Assigned task =
The records below are to be retyped in full, without any alteration.

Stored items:
● ● ● ● ● ● ●
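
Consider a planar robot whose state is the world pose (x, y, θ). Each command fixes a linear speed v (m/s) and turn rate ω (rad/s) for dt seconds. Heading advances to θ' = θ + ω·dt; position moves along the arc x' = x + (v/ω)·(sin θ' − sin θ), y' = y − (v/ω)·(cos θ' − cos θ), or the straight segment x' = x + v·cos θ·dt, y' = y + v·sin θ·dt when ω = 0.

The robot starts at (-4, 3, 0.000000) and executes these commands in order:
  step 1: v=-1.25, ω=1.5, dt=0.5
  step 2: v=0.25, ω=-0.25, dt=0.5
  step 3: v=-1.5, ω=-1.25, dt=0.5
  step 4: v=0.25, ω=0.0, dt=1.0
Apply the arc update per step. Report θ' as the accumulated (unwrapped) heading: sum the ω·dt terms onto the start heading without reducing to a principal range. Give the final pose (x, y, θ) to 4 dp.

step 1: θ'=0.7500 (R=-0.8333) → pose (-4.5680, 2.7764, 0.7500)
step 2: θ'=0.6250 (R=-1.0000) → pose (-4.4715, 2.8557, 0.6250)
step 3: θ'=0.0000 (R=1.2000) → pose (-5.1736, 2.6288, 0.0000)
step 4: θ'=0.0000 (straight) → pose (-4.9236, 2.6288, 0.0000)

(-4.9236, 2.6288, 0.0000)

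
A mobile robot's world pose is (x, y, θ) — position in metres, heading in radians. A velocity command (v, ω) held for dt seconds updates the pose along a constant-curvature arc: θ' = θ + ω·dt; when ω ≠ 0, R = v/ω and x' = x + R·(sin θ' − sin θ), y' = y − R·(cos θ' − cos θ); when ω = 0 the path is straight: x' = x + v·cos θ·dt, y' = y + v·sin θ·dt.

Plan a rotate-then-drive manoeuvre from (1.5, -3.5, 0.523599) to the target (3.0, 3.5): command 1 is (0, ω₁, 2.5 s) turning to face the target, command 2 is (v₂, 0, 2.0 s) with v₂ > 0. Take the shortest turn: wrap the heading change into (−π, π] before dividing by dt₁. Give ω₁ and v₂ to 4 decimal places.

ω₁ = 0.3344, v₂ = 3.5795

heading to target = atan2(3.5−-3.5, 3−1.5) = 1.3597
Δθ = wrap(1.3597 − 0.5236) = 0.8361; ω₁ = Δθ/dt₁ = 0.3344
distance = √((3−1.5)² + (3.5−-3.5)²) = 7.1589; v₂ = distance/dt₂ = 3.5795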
● ● ● ● ● ● ●
Exercise result =
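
Consider a planar robot whose state is the world pose (x, y, θ). Each command fixes a linear speed v (m/s) and turn rate ω (rad/s) for dt seconds. Heading advances to θ' = θ + ω·dt; position moves along the arc x' = x + (v/ω)·(sin θ' − sin θ), y' = y − (v/ω)·(cos θ' − cos θ), or the straight segment x' = x + v·cos θ·dt, y' = y + v·sin θ·dt when ω = 0.

The robot starts at (-4, 3, 0.000000) and executes these commands in order:
  step 1: v=-1.25, ω=1.5, dt=0.5
  step 2: v=0.25, ω=-0.25, dt=0.5
  step 3: v=-1.5, ω=-1.25, dt=0.5
  step 4: v=0.25, ω=0.0, dt=1.0
Apply the arc update per step. Report θ' as the accumulated (unwrapped) heading: sum the ω·dt terms onto the start heading without reducing to a principal range. Give the final pose (x, y, θ) to 4 dp.

step 1: θ'=0.7500 (R=-0.8333) → pose (-4.5680, 2.7764, 0.7500)
step 2: θ'=0.6250 (R=-1.0000) → pose (-4.4715, 2.8557, 0.6250)
step 3: θ'=0.0000 (R=1.2000) → pose (-5.1736, 2.6288, 0.0000)
step 4: θ'=0.0000 (straight) → pose (-4.9236, 2.6288, 0.0000)

(-4.9236, 2.6288, 0.0000)

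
A mobile robot's world pose is (x, y, θ) — position in metres, heading in radians. A velocity command (v, ω) held for dt seconds updates the pose along a constant-curvature arc: θ' = θ + ω·dt; when ω ≠ 0, R = v/ω and x' = x + R·(sin θ' − sin θ), y' = y − R·(cos θ' − cos θ); when ω = 0 the path is straight: x' = x + v·cos θ·dt, y' = y + v·sin θ·dt.

Plan a rotate-then-drive manoeuvre from (1.5, -3.5, 0.523599) to the target (3.0, 3.5): command 1 is (0, ω₁, 2.5 s) turning to face the target, command 2 is (v₂, 0, 2.0 s) with v₂ > 0. Take the shortest turn: wrap the heading change into (−π, π] before dividing by dt₁. Give ω₁ and v₂ to 4 decimal places.

ω₁ = 0.3344, v₂ = 3.5795

heading to target = atan2(3.5−-3.5, 3−1.5) = 1.3597
Δθ = wrap(1.3597 − 0.5236) = 0.8361; ω₁ = Δθ/dt₁ = 0.3344
distance = √((3−1.5)² + (3.5−-3.5)²) = 7.1589; v₂ = distance/dt₂ = 3.5795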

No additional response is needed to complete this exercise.